» **What the task requires**:
Word for word, transcribe the data below from the line with "[0] 0x180E1D082 mode=r priv=kernel" to the line with "After all accesses", keeping both of those lines.

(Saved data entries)
++++++

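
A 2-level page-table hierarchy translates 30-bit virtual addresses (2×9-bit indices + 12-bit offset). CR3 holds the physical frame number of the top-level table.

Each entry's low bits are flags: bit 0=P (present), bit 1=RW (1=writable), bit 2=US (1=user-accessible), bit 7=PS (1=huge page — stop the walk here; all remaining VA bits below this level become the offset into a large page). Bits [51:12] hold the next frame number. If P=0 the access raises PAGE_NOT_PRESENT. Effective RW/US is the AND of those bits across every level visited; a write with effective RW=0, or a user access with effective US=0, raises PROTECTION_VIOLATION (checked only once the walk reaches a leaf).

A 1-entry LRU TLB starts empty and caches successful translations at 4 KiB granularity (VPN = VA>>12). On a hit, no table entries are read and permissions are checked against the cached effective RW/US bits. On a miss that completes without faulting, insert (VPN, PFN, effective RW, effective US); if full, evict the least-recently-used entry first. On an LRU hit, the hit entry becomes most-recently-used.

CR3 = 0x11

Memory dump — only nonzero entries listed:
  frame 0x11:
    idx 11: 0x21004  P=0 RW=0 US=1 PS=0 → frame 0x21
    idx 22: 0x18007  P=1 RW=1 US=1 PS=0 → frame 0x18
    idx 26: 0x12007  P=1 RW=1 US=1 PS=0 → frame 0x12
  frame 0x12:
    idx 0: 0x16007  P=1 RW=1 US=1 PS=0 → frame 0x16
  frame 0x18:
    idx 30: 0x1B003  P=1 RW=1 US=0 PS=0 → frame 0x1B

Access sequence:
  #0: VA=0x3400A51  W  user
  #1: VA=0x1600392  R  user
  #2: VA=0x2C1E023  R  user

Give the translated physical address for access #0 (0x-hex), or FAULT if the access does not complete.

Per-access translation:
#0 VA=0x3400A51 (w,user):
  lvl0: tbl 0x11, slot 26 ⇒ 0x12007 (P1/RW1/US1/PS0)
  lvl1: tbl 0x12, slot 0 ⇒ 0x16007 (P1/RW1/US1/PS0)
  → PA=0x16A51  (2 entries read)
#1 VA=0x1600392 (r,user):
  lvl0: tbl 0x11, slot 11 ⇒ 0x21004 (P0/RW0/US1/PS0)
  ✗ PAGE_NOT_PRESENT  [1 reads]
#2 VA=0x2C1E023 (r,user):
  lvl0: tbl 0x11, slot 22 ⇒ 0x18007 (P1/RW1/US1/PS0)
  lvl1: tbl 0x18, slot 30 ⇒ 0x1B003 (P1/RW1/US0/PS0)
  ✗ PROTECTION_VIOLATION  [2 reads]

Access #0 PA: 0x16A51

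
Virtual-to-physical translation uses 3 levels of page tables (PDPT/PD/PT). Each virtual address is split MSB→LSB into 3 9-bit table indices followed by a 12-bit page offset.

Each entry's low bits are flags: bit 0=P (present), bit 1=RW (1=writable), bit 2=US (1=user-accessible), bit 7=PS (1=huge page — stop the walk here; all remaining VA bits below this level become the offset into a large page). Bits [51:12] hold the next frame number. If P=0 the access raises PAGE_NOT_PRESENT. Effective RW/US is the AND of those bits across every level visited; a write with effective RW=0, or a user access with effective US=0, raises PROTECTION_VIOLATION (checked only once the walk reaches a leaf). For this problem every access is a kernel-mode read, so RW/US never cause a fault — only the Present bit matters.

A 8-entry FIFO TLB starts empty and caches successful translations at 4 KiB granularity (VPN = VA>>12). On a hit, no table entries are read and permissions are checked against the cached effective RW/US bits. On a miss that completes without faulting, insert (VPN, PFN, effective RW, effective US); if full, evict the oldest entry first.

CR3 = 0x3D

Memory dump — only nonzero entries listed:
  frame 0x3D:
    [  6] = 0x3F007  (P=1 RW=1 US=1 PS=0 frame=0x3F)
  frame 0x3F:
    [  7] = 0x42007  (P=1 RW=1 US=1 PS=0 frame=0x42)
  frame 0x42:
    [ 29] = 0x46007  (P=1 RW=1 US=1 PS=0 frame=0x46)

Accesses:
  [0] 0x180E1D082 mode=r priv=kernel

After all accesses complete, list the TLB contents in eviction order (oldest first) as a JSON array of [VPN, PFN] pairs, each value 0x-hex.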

++++++

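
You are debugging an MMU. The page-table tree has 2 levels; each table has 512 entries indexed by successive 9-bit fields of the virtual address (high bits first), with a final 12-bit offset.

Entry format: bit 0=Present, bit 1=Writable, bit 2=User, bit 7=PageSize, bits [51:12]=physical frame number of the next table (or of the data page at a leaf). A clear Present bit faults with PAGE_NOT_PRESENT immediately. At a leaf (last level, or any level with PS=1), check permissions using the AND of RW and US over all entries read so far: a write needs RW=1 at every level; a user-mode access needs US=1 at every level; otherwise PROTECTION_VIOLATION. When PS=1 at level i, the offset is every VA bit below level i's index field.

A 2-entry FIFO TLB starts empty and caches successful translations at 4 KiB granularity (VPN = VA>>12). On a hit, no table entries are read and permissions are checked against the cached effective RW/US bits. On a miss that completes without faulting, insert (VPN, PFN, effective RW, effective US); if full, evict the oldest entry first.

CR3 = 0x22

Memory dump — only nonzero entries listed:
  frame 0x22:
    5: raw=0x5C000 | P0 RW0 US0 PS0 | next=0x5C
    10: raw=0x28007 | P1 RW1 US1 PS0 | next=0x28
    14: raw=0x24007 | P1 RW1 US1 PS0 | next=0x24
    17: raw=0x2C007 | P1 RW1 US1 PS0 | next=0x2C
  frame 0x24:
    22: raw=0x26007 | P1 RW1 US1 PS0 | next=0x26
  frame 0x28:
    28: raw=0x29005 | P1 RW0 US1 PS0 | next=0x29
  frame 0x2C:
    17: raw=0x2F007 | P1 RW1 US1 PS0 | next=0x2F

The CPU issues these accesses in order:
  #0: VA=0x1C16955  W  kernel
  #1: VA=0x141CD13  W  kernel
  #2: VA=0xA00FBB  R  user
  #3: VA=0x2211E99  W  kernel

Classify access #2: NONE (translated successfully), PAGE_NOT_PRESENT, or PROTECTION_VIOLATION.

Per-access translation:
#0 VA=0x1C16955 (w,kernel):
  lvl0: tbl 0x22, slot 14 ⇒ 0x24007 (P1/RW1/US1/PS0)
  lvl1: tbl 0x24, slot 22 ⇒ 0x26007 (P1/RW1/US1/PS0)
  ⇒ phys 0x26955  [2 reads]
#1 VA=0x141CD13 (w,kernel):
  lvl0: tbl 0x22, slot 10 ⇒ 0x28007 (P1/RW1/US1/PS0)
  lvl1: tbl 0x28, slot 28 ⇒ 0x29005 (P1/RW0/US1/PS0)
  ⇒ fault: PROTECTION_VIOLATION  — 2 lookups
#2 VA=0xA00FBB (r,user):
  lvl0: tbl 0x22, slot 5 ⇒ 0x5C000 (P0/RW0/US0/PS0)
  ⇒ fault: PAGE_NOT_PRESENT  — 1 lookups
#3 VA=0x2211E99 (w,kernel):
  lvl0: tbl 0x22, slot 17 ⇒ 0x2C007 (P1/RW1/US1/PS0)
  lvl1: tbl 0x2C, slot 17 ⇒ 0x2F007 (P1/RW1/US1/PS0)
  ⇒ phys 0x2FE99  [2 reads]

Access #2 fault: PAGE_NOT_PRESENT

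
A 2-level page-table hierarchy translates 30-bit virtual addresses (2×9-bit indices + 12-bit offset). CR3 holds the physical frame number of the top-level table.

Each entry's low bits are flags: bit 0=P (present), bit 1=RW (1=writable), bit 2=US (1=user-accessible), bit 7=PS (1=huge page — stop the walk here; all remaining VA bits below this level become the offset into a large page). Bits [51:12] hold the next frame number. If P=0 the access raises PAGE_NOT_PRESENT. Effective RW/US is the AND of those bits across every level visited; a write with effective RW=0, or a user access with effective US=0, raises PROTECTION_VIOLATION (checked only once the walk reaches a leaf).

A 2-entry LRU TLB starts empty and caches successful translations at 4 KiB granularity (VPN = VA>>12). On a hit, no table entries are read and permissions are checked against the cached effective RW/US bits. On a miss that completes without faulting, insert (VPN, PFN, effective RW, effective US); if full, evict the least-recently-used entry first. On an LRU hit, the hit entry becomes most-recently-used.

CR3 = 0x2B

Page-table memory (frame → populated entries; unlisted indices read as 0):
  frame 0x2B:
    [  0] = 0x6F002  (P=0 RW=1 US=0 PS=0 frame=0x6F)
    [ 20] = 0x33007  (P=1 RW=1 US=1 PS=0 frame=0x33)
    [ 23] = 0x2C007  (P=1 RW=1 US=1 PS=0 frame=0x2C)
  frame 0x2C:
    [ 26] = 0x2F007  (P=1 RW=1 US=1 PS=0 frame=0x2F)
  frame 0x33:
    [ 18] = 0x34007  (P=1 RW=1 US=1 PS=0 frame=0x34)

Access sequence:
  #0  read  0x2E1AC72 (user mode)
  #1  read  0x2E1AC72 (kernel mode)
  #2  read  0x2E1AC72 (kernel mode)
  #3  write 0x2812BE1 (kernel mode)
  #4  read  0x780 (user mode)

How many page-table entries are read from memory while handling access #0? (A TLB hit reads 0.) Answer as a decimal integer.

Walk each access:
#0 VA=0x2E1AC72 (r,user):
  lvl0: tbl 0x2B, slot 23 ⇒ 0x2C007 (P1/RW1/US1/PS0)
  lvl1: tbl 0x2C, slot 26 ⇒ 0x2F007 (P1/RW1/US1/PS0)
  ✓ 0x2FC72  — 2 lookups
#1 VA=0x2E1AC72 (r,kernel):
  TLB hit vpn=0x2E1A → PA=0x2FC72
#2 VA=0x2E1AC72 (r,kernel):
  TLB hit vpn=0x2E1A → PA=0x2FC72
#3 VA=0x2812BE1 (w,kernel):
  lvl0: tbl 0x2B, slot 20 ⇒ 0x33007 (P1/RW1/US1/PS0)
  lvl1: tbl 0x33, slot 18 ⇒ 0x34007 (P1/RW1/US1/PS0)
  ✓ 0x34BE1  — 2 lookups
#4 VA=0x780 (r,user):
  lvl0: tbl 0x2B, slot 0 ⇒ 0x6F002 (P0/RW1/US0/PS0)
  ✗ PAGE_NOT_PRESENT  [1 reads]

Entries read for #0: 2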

++++++

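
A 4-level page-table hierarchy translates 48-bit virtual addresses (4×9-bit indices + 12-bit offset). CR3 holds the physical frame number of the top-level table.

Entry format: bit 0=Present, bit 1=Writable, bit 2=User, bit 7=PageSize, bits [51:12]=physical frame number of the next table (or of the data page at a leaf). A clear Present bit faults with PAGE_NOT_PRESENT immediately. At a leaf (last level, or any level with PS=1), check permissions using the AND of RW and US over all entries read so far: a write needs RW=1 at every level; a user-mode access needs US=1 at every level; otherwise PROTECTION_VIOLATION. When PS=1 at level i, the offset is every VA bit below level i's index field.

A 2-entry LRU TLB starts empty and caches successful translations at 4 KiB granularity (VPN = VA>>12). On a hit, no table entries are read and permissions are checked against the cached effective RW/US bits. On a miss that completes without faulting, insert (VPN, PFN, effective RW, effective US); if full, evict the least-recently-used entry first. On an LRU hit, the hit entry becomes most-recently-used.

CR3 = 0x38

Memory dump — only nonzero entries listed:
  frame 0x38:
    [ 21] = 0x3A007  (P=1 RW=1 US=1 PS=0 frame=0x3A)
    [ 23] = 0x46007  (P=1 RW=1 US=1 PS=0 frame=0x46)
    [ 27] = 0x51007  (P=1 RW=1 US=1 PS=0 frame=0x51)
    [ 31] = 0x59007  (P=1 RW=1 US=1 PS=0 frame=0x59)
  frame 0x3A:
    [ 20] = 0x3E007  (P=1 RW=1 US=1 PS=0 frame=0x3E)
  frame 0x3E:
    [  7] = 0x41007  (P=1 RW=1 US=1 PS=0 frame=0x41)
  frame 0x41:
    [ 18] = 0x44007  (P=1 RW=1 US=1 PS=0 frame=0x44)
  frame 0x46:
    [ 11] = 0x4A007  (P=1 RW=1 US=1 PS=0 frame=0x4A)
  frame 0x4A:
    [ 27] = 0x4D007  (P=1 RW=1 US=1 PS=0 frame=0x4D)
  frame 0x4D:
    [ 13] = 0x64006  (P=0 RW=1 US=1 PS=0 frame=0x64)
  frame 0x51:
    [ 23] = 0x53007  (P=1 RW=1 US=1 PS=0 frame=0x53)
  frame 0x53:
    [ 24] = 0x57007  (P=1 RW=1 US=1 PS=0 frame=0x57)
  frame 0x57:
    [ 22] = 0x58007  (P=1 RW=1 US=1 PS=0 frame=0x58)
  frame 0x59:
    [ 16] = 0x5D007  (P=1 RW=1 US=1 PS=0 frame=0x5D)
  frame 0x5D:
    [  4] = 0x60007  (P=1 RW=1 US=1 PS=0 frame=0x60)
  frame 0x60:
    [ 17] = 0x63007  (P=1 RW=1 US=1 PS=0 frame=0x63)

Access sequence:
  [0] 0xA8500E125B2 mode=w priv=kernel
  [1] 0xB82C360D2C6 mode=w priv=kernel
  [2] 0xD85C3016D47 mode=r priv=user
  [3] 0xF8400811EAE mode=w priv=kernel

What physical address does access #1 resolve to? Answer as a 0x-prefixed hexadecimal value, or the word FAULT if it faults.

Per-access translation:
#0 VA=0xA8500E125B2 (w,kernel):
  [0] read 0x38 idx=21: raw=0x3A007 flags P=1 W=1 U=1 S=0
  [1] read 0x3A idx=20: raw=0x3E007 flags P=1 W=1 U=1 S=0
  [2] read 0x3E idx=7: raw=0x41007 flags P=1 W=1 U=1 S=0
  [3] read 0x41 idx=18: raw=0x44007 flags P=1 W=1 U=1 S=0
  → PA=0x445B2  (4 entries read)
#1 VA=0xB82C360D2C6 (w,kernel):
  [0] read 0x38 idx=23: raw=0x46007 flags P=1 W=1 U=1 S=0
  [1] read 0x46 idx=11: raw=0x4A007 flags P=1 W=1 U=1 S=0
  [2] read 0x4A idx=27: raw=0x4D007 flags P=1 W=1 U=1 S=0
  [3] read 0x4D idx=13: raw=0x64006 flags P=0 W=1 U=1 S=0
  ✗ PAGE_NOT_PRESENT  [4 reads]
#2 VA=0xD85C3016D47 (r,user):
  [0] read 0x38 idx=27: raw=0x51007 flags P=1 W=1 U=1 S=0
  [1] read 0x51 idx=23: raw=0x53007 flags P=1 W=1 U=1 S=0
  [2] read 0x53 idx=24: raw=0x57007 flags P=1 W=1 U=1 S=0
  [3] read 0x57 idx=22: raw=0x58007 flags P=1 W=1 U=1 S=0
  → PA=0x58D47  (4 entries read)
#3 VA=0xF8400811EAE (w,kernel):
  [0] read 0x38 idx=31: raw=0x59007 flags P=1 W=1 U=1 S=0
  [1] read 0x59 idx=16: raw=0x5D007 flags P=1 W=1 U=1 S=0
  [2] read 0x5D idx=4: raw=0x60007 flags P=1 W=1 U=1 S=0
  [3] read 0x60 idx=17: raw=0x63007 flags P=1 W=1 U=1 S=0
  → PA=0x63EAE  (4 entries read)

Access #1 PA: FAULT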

++++++

» **Result of the task**:
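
  [0] 0x180E1D082 mode=r priv=kernel

After all accesses complete, list the TLB contents in eviction order (oldest first) as a JSON array of [VPN, PFN] pairs, each value 0x-hex.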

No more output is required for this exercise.